TASK DETAILS.
This task calls for copying every line in the data below that contains the word "rectilinear".

PROVIDED INFORMATION.
------------

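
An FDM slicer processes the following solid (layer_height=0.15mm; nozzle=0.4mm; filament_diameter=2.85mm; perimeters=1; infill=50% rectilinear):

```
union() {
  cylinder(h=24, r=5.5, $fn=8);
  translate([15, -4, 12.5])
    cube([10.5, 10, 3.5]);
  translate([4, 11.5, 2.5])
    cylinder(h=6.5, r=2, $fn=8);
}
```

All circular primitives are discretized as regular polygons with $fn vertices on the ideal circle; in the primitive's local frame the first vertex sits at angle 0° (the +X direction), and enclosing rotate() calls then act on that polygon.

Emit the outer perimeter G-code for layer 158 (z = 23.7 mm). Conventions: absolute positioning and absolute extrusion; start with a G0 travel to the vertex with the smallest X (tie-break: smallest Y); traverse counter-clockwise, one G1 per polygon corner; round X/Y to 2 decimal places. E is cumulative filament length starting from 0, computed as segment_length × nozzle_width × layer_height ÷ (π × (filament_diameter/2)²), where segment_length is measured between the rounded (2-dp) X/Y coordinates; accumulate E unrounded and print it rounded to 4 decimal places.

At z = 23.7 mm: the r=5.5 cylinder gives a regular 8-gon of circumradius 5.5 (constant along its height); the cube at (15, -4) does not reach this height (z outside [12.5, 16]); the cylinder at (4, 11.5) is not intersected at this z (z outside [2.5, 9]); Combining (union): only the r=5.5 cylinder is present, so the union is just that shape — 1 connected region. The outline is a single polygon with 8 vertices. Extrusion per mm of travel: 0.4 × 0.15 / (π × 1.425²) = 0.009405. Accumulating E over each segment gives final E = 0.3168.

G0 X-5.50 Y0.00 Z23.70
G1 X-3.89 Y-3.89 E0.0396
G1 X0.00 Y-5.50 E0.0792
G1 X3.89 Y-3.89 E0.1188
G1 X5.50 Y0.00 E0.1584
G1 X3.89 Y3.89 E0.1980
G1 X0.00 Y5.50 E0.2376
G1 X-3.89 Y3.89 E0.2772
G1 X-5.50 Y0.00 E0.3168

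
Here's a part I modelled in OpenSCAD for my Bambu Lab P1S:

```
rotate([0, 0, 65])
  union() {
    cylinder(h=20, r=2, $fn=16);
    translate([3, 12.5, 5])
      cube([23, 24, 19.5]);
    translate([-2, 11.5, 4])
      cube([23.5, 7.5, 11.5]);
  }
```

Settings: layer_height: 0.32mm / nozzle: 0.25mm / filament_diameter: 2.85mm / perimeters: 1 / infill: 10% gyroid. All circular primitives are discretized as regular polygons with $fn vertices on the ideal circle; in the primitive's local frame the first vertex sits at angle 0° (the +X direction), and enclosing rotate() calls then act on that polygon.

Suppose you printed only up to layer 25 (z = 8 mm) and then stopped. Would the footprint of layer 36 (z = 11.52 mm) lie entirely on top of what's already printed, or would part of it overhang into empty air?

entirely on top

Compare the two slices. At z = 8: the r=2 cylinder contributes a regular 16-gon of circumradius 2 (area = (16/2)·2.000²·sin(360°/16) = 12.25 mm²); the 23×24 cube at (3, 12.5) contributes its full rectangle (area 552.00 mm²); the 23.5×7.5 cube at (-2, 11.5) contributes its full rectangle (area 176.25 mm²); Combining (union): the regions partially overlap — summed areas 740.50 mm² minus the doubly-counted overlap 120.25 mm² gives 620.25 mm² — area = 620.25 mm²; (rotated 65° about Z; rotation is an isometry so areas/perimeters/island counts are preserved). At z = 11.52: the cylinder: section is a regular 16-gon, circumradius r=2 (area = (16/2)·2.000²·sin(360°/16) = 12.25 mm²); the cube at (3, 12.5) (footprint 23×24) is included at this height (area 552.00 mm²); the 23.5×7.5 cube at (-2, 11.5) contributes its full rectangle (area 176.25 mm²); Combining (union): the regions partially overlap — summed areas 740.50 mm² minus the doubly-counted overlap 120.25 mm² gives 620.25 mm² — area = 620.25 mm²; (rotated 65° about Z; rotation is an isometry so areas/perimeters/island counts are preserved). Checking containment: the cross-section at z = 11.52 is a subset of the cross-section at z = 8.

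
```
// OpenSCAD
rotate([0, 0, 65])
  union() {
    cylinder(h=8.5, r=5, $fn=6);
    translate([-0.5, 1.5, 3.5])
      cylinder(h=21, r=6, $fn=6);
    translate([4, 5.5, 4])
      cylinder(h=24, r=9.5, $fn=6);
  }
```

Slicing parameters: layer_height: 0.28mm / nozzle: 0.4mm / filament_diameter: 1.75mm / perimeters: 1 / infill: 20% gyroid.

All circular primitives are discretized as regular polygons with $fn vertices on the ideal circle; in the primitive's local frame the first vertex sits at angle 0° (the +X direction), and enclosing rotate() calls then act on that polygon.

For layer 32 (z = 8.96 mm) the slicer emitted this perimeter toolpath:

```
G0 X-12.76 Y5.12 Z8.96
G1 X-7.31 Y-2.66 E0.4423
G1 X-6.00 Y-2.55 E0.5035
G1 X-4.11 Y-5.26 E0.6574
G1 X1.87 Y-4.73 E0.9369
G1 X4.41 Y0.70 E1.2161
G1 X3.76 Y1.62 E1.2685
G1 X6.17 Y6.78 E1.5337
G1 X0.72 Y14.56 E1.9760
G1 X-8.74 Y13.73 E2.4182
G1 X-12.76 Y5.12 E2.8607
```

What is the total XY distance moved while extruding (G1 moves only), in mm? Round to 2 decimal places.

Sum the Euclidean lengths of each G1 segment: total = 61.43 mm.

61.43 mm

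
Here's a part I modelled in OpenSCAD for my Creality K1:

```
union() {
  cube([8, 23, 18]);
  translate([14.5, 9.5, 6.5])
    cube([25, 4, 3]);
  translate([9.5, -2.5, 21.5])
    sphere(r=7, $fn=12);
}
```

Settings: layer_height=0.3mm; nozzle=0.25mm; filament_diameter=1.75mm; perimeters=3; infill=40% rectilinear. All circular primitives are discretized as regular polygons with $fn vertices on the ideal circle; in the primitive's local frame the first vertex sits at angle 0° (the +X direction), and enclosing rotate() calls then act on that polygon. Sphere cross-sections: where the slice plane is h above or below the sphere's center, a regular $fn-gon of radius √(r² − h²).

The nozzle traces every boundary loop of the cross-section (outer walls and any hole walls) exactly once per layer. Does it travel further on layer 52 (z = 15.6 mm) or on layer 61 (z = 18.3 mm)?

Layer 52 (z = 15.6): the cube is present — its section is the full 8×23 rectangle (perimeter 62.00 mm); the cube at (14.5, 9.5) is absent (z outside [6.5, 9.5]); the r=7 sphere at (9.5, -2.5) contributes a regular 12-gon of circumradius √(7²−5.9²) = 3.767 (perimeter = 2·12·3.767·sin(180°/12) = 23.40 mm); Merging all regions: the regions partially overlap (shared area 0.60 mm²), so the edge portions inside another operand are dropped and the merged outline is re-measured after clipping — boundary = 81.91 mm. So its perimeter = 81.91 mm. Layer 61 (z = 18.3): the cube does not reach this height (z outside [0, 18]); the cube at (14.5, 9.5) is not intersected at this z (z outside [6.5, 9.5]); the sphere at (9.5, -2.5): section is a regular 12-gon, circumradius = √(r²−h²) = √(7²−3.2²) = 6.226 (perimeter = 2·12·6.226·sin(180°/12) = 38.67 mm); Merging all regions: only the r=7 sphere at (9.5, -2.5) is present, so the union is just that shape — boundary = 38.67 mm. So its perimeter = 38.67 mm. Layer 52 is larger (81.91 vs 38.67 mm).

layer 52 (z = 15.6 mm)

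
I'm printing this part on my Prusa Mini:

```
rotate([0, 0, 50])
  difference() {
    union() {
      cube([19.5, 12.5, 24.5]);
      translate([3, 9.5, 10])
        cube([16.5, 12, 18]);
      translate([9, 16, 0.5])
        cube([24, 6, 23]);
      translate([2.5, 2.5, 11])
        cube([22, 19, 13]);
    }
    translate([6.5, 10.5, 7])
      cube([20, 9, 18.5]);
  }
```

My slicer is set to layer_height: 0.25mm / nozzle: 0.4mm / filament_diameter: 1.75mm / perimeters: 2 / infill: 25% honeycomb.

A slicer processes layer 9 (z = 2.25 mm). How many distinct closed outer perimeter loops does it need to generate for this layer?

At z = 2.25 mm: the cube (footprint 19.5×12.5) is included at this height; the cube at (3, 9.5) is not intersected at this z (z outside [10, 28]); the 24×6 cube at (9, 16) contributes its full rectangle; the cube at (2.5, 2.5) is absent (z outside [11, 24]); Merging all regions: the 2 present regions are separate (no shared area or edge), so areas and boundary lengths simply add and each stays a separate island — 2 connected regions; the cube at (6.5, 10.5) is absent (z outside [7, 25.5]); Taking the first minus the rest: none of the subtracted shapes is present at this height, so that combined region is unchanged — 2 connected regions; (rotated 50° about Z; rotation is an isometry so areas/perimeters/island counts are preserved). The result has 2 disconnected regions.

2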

------------

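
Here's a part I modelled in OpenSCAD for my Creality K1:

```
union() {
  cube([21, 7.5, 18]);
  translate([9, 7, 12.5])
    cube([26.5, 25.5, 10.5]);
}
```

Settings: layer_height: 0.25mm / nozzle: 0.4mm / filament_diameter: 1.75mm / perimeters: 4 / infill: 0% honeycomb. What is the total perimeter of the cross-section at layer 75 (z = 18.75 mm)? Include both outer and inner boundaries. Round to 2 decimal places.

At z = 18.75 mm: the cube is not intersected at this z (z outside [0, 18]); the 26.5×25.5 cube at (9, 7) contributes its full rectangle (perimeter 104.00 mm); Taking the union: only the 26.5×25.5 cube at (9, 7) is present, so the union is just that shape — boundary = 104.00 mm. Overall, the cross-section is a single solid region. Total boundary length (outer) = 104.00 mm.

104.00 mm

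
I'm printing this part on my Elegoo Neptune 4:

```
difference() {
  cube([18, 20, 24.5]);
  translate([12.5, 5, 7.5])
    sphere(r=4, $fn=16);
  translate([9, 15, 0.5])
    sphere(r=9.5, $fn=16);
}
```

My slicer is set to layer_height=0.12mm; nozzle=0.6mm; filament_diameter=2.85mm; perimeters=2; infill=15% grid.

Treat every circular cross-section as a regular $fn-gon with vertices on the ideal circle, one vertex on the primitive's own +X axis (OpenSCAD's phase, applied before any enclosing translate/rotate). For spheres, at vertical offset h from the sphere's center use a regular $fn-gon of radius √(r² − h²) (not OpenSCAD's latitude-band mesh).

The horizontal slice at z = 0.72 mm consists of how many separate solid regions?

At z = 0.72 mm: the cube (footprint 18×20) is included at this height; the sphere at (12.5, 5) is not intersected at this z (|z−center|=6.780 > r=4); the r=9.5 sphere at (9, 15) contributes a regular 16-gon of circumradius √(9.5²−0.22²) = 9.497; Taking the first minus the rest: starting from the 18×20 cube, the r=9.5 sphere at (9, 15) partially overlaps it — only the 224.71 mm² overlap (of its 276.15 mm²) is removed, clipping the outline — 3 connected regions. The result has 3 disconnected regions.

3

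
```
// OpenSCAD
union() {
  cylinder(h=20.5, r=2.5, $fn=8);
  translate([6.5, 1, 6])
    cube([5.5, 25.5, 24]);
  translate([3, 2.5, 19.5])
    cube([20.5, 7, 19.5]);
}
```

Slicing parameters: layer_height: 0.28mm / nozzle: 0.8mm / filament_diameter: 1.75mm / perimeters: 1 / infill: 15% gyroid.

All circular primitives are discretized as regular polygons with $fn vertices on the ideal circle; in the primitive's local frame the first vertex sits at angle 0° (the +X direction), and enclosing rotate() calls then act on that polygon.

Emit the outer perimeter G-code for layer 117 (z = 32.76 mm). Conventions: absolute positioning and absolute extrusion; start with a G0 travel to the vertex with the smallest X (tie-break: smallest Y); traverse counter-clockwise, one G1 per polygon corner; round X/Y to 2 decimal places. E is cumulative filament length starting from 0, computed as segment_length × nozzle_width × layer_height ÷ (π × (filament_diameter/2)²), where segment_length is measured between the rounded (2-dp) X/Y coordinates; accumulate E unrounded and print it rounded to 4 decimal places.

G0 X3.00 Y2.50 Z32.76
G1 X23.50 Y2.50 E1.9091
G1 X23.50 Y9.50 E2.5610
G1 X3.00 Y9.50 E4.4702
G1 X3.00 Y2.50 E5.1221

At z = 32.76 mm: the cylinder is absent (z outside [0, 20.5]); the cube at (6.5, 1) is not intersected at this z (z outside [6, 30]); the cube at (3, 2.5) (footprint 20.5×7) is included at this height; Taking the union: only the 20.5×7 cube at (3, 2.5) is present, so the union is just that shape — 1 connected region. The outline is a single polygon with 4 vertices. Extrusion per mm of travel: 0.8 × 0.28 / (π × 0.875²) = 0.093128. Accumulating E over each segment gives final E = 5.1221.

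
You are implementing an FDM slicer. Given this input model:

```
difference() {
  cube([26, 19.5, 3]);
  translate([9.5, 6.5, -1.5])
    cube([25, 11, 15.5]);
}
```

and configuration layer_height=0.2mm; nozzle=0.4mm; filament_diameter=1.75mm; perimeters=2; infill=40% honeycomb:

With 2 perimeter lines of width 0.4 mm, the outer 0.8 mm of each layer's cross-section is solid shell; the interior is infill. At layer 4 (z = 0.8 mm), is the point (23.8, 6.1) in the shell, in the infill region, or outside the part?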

------------

EXPECTED ANSWER.
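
An FDM slicer processes the following solid (layer_height=0.15mm; nozzle=0.4mm; filament_diameter=2.85mm; perimeters=1; infill=50% rectilinear):
Settings: layer_height=0.3mm; nozzle=0.25mm; filament_diameter=1.75mm; perimeters=3; infill=40% rectilinear. All circular primitives are discretized as regular polygons with $fn vertices on the ideal circle; in the primitive's local frame the first vertex sits at angle 0° (the +X direction), and enclosing rotate() calls then act on that polygon. Sphere cross-sections: where the slice plane is h above or below the sphere's center, a regular $fn-gon of radius √(r² − h²).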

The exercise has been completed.